--- GIVEN INFORMATION ---

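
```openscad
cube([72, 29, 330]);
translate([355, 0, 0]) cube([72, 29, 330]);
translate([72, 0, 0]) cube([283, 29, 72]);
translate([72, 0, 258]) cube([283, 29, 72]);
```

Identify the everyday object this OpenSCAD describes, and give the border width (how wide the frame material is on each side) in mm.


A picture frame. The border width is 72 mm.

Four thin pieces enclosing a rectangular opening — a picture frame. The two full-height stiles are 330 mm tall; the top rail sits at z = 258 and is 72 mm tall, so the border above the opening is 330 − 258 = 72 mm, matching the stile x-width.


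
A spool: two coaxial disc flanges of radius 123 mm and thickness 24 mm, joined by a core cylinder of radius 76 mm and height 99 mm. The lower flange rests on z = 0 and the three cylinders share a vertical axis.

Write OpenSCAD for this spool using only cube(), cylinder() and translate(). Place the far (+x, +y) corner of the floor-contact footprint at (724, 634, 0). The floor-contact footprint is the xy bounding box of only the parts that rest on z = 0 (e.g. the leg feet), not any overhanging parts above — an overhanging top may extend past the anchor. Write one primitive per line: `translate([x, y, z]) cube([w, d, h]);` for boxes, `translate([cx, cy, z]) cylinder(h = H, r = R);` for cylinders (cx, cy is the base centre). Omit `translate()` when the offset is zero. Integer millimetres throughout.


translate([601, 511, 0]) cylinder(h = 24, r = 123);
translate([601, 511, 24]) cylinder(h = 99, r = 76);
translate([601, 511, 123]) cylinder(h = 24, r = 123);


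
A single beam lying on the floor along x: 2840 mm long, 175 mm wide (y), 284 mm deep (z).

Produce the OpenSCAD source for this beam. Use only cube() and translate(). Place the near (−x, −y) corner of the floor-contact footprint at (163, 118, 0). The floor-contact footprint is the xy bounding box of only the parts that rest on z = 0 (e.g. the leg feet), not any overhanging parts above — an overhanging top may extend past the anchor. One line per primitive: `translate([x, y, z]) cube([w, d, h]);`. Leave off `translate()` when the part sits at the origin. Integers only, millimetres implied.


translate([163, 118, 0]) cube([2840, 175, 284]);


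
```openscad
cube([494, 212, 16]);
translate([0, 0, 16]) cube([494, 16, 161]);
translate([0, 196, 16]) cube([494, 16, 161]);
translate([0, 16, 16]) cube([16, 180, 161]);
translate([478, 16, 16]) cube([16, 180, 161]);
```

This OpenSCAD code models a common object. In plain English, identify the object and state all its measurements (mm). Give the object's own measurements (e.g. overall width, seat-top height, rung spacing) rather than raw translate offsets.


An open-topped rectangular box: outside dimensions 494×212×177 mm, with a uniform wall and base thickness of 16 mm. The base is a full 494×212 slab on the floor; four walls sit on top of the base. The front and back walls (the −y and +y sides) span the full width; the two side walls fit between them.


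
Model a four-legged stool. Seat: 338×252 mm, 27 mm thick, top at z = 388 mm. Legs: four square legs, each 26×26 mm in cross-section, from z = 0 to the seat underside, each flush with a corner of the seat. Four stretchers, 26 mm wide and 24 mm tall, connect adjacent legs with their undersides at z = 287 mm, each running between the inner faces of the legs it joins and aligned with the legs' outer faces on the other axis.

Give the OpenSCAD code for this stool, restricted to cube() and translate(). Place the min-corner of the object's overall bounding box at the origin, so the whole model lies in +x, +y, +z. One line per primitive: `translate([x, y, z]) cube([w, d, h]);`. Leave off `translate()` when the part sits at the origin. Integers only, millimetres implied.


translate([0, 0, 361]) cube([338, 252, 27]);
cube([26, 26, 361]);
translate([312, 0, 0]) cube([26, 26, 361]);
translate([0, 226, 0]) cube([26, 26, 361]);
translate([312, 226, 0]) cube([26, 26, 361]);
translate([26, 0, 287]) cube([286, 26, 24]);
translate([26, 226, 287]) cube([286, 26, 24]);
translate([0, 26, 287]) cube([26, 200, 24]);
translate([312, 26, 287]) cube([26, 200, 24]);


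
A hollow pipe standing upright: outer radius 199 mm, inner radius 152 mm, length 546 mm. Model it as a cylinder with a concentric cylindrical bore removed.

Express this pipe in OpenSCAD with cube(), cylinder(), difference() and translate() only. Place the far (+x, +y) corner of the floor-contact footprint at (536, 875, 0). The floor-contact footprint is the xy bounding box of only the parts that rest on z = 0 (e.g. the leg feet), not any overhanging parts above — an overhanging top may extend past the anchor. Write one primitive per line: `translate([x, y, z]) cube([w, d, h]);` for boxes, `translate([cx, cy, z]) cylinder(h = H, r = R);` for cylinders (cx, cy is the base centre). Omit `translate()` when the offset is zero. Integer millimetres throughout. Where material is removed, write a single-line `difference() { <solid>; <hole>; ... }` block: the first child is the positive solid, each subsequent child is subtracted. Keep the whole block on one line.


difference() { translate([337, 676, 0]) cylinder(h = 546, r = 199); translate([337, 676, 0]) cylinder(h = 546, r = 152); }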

---

(WHAT THIS TASK INVOLVES) Output the full listing exactly as it stands.

(EXERCISE RESPONSE)
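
```openscad
cube([72, 29, 330]);
translate([355, 0, 0]) cube([72, 29, 330]);
translate([72, 0, 0]) cube([283, 29, 72]);
translate([72, 0, 258]) cube([283, 29, 72]);
```

Identify the everyday object this OpenSCAD describes, and give the border width (how wide the frame material is on each side) in mm.


A picture frame. The border width is 72 mm.

Four thin pieces enclosing a rectangular opening — a picture frame. The two full-height stiles are 330 mm tall; the top rail sits at z = 258 and is 72 mm tall, so the border above the opening is 330 − 258 = 72 mm, matching the stile x-width.


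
A spool: two coaxial disc flanges of radius 123 mm and thickness 24 mm, joined by a core cylinder of radius 76 mm and height 99 mm. The lower flange rests on z = 0 and the three cylinders share a vertical axis.

Write OpenSCAD for this spool using only cube(), cylinder() and translate(). Place the far (+x, +y) corner of the floor-contact footprint at (724, 634, 0). The floor-contact footprint is the xy bounding box of only the parts that rest on z = 0 (e.g. the leg feet), not any overhanging parts above — an overhanging top may extend past the anchor. Write one primitive per line: `translate([x, y, z]) cube([w, d, h]);` for boxes, `translate([cx, cy, z]) cylinder(h = H, r = R);` for cylinders (cx, cy is the base centre). Omit `translate()` when the offset is zero. Integer millimetres throughout.


translate([601, 511, 0]) cylinder(h = 24, r = 123);
translate([601, 511, 24]) cylinder(h = 99, r = 76);
translate([601, 511, 123]) cylinder(h = 24, r = 123);


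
A single beam lying on the floor along x: 2840 mm long, 175 mm wide (y), 284 mm deep (z).

Produce the OpenSCAD source for this beam. Use only cube() and translate(). Place the near (−x, −y) corner of the floor-contact footprint at (163, 118, 0). The floor-contact footprint is the xy bounding box of only the parts that rest on z = 0 (e.g. the leg feet), not any overhanging parts above — an overhanging top may extend past the anchor. One line per primitive: `translate([x, y, z]) cube([w, d, h]);`. Leave off `translate()` when the part sits at the origin. Integers only, millimetres implied.


translate([163, 118, 0]) cube([2840, 175, 284]);


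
```openscad
cube([494, 212, 16]);
translate([0, 0, 16]) cube([494, 16, 161]);
translate([0, 196, 16]) cube([494, 16, 161]);
translate([0, 16, 16]) cube([16, 180, 161]);
translate([478, 16, 16]) cube([16, 180, 161]);
```

This OpenSCAD code models a common object. In plain English, identify the object and state all its measurements (mm). Give the object's own measurements (e.g. overall width, seat-top height, rung spacing) rather than raw translate offsets.


An open-topped rectangular box: outside dimensions 494×212×177 mm, with a uniform wall and base thickness of 16 mm. The base is a full 494×212 slab on the floor; four walls sit on top of the base. The front and back walls (the −y and +y sides) span the full width; the two side walls fit between them.


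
Model a four-legged stool. Seat: 338×252 mm, 27 mm thick, top at z = 388 mm. Legs: four square legs, each 26×26 mm in cross-section, from z = 0 to the seat underside, each flush with a corner of the seat. Four stretchers, 26 mm wide and 24 mm tall, connect adjacent legs with their undersides at z = 287 mm, each running between the inner faces of the legs it joins and aligned with the legs' outer faces on the other axis.

Give the OpenSCAD code for this stool, restricted to cube() and translate(). Place the min-corner of the object's overall bounding box at the origin, so the whole model lies in +x, +y, +z. One line per primitive: `translate([x, y, z]) cube([w, d, h]);`. Leave off `translate()` when the part sits at the origin. Integers only, millimetres implied.


translate([0, 0, 361]) cube([338, 252, 27]);
cube([26, 26, 361]);
translate([312, 0, 0]) cube([26, 26, 361]);
translate([0, 226, 0]) cube([26, 26, 361]);
translate([312, 226, 0]) cube([26, 26, 361]);
translate([26, 0, 287]) cube([286, 26, 24]);
translate([26, 226, 287]) cube([286, 26, 24]);
translate([0, 26, 287]) cube([26, 200, 24]);
translate([312, 26, 287]) cube([26, 200, 24]);


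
A hollow pipe standing upright: outer radius 199 mm, inner radius 152 mm, length 546 mm. Model it as a cylinder with a concentric cylindrical bore removed.

Express this pipe in OpenSCAD with cube(), cylinder(), difference() and translate() only. Place the far (+x, +y) corner of the floor-contact footprint at (536, 875, 0). The floor-contact footprint is the xy bounding box of only the parts that rest on z = 0 (e.g. the leg feet), not any overhanging parts above — an overhanging top may extend past the anchor. Write one primitive per line: `translate([x, y, z]) cube([w, d, h]);` for boxes, `translate([cx, cy, z]) cylinder(h = H, r = R);` for cylinders (cx, cy is the base centre). Omit `translate()` when the offset is zero. Integer millimetres throughout. Where material is removed, write a single-line `difference() { <solid>; <hole>; ... }` block: the first child is the positive solid, each subsequent child is subtracted. Keep the whole block on one line.


difference() { translate([337, 676, 0]) cylinder(h = 546, r = 199); translate([337, 676, 0]) cylinder(h = 546, r = 152); }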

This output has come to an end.